> [Exercise directions]
All lines holding the word "charts" are to be copied from the records beneath.

> [Given information]
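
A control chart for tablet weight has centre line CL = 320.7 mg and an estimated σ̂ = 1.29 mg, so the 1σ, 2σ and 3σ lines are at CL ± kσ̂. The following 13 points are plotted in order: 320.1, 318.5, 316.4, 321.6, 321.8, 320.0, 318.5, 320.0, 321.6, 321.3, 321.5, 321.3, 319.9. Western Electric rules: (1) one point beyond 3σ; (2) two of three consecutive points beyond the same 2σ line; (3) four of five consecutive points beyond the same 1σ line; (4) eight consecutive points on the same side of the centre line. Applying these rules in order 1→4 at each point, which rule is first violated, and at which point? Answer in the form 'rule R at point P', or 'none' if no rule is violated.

rule 1 at point 3

Zone of each point (C = within 1σ̂, B = 1σ̂–2σ̂, A = 2σ̂–3σ̂, * = beyond 3σ̂; sign = side of CL): 1:-C, 2:-B, 3:-*, 4:+C, 5:+C, 6:-C, 7:-B, 8:-C, 9:+C, 10:+C, 11:+C, 12:+C, 13:-C
Rule 1 (one point beyond the 3σ limits) is satisfied at point 3.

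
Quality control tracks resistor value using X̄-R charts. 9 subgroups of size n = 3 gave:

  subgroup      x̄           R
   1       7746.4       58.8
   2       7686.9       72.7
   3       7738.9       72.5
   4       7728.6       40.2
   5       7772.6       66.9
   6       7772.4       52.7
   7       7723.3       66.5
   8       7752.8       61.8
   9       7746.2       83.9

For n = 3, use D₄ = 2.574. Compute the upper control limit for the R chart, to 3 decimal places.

164.736

R̄ = (58.8 + 72.7 + 72.5 + 40.2 + 66.9 + 52.7 + 66.5 + 61.8 + 83.9) / 9 = 576.0000 / 9 = 64.0000
UCL_R = D₄·R̄ = 2.574 × 64.0000 = 164.7360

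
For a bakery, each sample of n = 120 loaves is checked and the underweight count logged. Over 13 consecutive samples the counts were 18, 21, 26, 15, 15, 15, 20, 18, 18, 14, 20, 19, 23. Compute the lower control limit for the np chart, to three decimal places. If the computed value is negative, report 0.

6.718

p̄ = Σdᵢ / (k·n) = 242 / (13 × 120) = 0.15513
LCL = np̄ − 3·√(np̄(1−p̄)) = 18.6154 − 3 × 3.9658 = 6.7180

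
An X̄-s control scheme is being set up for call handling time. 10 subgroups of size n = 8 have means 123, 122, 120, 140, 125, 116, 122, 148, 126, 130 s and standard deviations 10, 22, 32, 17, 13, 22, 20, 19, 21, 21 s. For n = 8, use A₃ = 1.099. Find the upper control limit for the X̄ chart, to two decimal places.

148.85

X̄̄ = (123 + 122 + 120 + 140 + 125 + 116 + 122 + 148 + 126 + 130) / 10 = 127.2000
s̄ = (10 + 22 + 32 + 17 + 13 + 22 + 20 + 19 + 21 + 21) / 10 = 19.7000
UCL = X̄̄ + A₃·s̄ = 127.2000 + 1.099 × 19.7000 = 148.8503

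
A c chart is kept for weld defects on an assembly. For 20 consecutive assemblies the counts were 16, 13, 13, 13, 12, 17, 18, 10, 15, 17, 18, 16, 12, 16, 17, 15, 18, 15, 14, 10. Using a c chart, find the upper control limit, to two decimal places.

26.27

c̄ = (16 + 13 + 13 + 13 + 12 + 17 + 18 + 10 + 15 + 17 + 18 + 16 + 12 + 16 + 17 + 15 + 18 + 15 + 14 + 10) / 20 = 295 / 20 = 14.7500
UCL = c̄ + 3√c̄ = 14.7500 + 3 × √14.7500 = 14.7500 + 3 × 3.8406 = 26.2717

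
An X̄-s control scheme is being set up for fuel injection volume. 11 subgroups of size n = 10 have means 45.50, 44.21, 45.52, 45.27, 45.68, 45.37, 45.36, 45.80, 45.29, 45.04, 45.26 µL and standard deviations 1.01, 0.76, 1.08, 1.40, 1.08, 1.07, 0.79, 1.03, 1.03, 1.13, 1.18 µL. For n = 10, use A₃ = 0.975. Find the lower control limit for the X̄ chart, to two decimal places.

X̄̄ = (45.50 + 44.21 + 45.52 + 45.27 + 45.68 + 45.37 + 45.36 + 45.80 + 45.29 + 45.04 + 45.26) / 11 = 45.3000
s̄ = (1.01 + 0.76 + 1.08 + 1.40 + 1.08 + 1.07 + 0.79 + 1.03 + 1.03 + 1.13 + 1.18) / 11 = 1.0509
LCL = X̄̄ − A₃·s̄ = 45.3000 − 0.975 × 1.0509 = 44.2754

44.28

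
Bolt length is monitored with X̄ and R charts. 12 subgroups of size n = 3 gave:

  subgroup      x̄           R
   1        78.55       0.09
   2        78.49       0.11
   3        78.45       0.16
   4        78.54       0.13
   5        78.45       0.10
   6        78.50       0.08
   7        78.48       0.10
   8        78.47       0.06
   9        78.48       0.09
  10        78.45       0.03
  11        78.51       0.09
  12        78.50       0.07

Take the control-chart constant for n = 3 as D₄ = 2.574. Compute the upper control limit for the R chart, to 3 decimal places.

R̄ = (0.09 + 0.11 + 0.16 + 0.13 + 0.10 + 0.08 + 0.10 + 0.06 + 0.09 + 0.03 + 0.09 + 0.07) / 12 = 1.1100 / 12 = 0.0925
UCL_R = D₄·R̄ = 2.574 × 0.0925 = 0.2381

0.238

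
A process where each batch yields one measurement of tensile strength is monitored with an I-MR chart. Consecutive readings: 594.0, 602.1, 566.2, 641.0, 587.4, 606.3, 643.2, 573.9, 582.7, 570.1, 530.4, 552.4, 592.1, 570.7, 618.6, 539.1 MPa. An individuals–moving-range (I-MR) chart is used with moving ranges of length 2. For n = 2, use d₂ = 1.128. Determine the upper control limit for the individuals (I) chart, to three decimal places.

686.542

X̄ = (594.0 + 602.1 + 566.2 + 641.0 + 587.4 + 606.3 + 643.2 + 573.9 + 582.7 + 570.1 + 530.4 + 552.4 + 592.1 + 570.7 + 618.6 + 539.1) / 16 = 585.6375
Moving ranges: 8.1, 35.9, 74.8, 53.6, 18.9, 36.9, 69.3, 8.8, 12.6, 39.7, 22.0, 39.7, 21.4, 47.9, 79.5; M̄R̄ = 569.1000 / 15 = 37.9400
UCL = X̄ + 3·M̄R̄/d₂ = 585.6375 + 3 × 37.9400 / 1.128 = 686.5418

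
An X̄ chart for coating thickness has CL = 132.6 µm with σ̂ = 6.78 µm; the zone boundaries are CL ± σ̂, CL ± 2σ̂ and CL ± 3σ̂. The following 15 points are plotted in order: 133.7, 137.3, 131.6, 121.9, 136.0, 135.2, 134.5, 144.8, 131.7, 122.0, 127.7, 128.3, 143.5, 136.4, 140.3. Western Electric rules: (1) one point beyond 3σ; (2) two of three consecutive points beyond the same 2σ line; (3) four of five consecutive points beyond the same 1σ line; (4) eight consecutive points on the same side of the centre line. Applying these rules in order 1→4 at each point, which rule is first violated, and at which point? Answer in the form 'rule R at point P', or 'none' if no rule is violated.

none

Zone of each point (C = within 1σ̂, B = 1σ̂–2σ̂, A = 2σ̂–3σ̂, * = beyond 3σ̂; sign = side of CL): 1:+C, 2:+C, 3:-C, 4:-B, 5:+C, 6:+C, 7:+C, 8:+B, 9:-C, 10:-B, 11:-C, 12:-C, 13:+B, 14:+C, 15:+B
No rule fires across all 15 points.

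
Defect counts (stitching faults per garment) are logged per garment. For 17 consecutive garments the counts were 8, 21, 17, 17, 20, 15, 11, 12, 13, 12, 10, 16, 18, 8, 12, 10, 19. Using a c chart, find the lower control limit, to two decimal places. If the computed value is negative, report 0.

2.81

c̄ = (8 + 21 + 17 + 17 + 20 + 15 + 11 + 12 + 13 + 12 + 10 + 16 + 18 + 8 + 12 + 10 + 19) / 17 = 239 / 17 = 14.0588
LCL = c̄ − 3√c̄ = 14.0588 − 3 × 3.7495 = 2.8103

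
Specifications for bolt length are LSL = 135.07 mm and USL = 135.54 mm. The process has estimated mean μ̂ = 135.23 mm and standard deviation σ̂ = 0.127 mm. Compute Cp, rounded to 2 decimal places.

Cp = (USL − LSL) / (6σ̂) = (135.54 − 135.07) / (6 × 0.127) = 0.4700 / 0.7620 = 0.6168

0.62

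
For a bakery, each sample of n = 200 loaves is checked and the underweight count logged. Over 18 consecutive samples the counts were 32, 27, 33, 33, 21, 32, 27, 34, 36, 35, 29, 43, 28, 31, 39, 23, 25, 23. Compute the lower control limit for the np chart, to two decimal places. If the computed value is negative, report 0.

15.34

p̄ = Σdᵢ / (k·n) = 551 / (18 × 200) = 0.15306
LCL = np̄ − 3·√(np̄(1−p̄)) = 30.6111 − 3 × 5.0917 = 15.3359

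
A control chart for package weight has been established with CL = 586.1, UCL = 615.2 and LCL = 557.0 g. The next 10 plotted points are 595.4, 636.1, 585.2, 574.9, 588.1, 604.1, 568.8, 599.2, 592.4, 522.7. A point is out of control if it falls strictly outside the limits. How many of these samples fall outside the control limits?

Compare each point to [557.0, 615.2]: sample 2 = 636.1 > UCL; sample 10 = 522.7 < LCL.

2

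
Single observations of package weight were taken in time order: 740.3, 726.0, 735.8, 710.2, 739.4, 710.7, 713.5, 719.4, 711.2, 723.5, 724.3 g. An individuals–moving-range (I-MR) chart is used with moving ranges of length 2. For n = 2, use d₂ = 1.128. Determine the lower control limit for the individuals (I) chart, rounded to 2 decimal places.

686.52

X̄ = (740.3 + 726.0 + 735.8 + 710.2 + 739.4 + 710.7 + 713.5 + 719.4 + 711.2 + 723.5 + 724.3) / 11 = 723.1182
Moving ranges: 14.3, 9.8, 25.6, 29.2, 28.7, 2.8, 5.9, 8.2, 12.3, 0.8; M̄R̄ = 137.6000 / 10 = 13.7600
LCL = X̄ − 3·M̄R̄/d₂ = 723.1182 − 3 × 13.7600 / 1.128 = 686.5224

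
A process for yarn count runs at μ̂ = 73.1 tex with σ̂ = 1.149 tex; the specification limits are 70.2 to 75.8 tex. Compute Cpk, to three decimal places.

Cpu = (USL − μ̂) / (3σ̂) = (75.8 − 73.1) / (3 × 1.149) = 0.7833; Cpl = (μ̂ − LSL) / (3σ̂) = (73.1 − 70.2) / (3 × 1.149) = 0.8413; Cpk = min(Cpu, Cpl) = 0.7833

0.783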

> [Answer to this exercise]
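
Quality control tracks resistor value using X̄-R charts. 9 subgroups of size n = 3 gave:
Bolt length is monitored with X̄ and R charts. 12 subgroups of size n = 3 gave: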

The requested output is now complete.